_WHAT IS REQUIRED_:
Copy exactly the lines from the first line of the records below through the line containing "2. craft parchment", including both, and nothing else.

(Collected data)
***

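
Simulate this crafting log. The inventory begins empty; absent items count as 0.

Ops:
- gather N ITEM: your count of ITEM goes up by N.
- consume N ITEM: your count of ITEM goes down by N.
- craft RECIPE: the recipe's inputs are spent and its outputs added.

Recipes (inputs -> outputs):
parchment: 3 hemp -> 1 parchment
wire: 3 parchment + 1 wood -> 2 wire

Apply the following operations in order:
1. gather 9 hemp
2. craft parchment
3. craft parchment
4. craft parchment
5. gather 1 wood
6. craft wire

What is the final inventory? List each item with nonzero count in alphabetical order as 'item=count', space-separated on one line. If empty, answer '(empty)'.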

***

_SOLUTION_:
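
Simulate this crafting log. The inventory begins empty; absent items count as 0.

Ops:
- gather N ITEM: your count of ITEM goes up by N.
- consume N ITEM: your count of ITEM goes down by N.
- craft RECIPE: the recipe's inputs are spent and its outputs added.

Recipes (inputs -> outputs):
parchment: 3 hemp -> 1 parchment
wire: 3 parchment + 1 wood -> 2 wire

Apply the following operations in order:
1. gather 9 hemp
2. craft parchment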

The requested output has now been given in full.